## Information shown
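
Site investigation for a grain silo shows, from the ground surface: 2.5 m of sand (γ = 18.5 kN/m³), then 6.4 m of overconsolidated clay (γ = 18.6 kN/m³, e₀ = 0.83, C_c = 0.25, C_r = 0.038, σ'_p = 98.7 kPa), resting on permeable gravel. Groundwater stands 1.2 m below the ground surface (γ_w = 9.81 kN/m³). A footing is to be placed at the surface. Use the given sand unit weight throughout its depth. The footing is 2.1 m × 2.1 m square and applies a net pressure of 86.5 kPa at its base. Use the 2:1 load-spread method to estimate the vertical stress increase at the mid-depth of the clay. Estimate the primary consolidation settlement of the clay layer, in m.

Mid-depth of clay below the ground surface: z = 2.5 + 6.4/2 = 5.7 m.
Total vertical stress at mid-clay: σ_v = 18.5×2.5 + 18.6×3.2 = 105.77 kPa.
Pore pressure: u = 9.81×(5.7 − 1.2) = 44.145 kPa.
Initial effective stress: σ'_0 = σ_v − u = 105.77 − 44.145 = 61.625 kPa.
Stress increase at mid-clay by the 2:1 spreading method:
Δσ = qBL/((B+z)(L+z)) = 86.5×2.1×2.1/((2.1+5.7)(2.1+5.7)) = 6.27 kPa
Final effective stress: σ'_f = 61.625 + 6.27 = 67.895 kPa.
σ'_f = 67.895 ≤ σ'_p = 98.7 kPa, so the clay remains overconsolidated and only the recompression index applies:
S_c = C_r·H/(1+e₀)·log₁₀(σ'_f/σ'_0) = 0.038×6.4/1.83×log₁₀(67.895/61.625)
    = 0.1329 × 0.042081 = 0.005592 m

S_c ≈ 0.00559 m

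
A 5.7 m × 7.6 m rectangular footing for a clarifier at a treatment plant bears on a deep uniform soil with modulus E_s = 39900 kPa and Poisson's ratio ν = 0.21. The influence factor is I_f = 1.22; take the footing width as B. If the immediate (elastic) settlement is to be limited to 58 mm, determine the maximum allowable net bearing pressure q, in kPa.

S_e = q·B·(1−ν²)/E_s · I_f  ⇒  q = S_e·E_s / (B·(1−ν²)·I_f).
q = 0.058 × 39900 / (5.7 × 0.9559 × 1.22) = 348.1 kPa

q ≈ 348 kPa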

## What is required
Return the records exactly, every line included.

## Task response
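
Site investigation for a grain silo shows, from the ground surface: 2.5 m of sand (γ = 18.5 kN/m³), then 6.4 m of overconsolidated clay (γ = 18.6 kN/m³, e₀ = 0.83, C_c = 0.25, C_r = 0.038, σ'_p = 98.7 kPa), resting on permeable gravel. Groundwater stands 1.2 m below the ground surface (γ_w = 9.81 kN/m³). A footing is to be placed at the surface. Use the given sand unit weight throughout its depth. The footing is 2.1 m × 2.1 m square and applies a net pressure of 86.5 kPa at its base. Use the 2:1 load-spread method to estimate the vertical stress increase at the mid-depth of the clay. Estimate the primary consolidation settlement of the clay layer, in m.

Mid-depth of clay below the ground surface: z = 2.5 + 6.4/2 = 5.7 m.
Total vertical stress at mid-clay: σ_v = 18.5×2.5 + 18.6×3.2 = 105.77 kPa.
Pore pressure: u = 9.81×(5.7 − 1.2) = 44.145 kPa.
Initial effective stress: σ'_0 = σ_v − u = 105.77 − 44.145 = 61.625 kPa.
Stress increase at mid-clay by the 2:1 spreading method:
Δσ = qBL/((B+z)(L+z)) = 86.5×2.1×2.1/((2.1+5.7)(2.1+5.7)) = 6.27 kPa
Final effective stress: σ'_f = 61.625 + 6.27 = 67.895 kPa.
σ'_f = 67.895 ≤ σ'_p = 98.7 kPa, so the clay remains overconsolidated and only the recompression index applies:
S_c = C_r·H/(1+e₀)·log₁₀(σ'_f/σ'_0) = 0.038×6.4/1.83×log₁₀(67.895/61.625)
    = 0.1329 × 0.042081 = 0.005592 m

S_c ≈ 0.00559 m

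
A 5.7 m × 7.6 m rectangular footing for a clarifier at a treatment plant bears on a deep uniform soil with modulus E_s = 39900 kPa and Poisson's ratio ν = 0.21. The influence factor is I_f = 1.22; take the footing width as B. If the immediate (elastic) settlement is to be limited to 58 mm, determine the maximum allowable net bearing pressure q, in kPa.

S_e = q·B·(1−ν²)/E_s · I_f  ⇒  q = S_e·E_s / (B·(1−ν²)·I_f).
q = 0.058 × 39900 / (5.7 × 0.9559 × 1.22) = 348.1 kPa

q ≈ 348 kPa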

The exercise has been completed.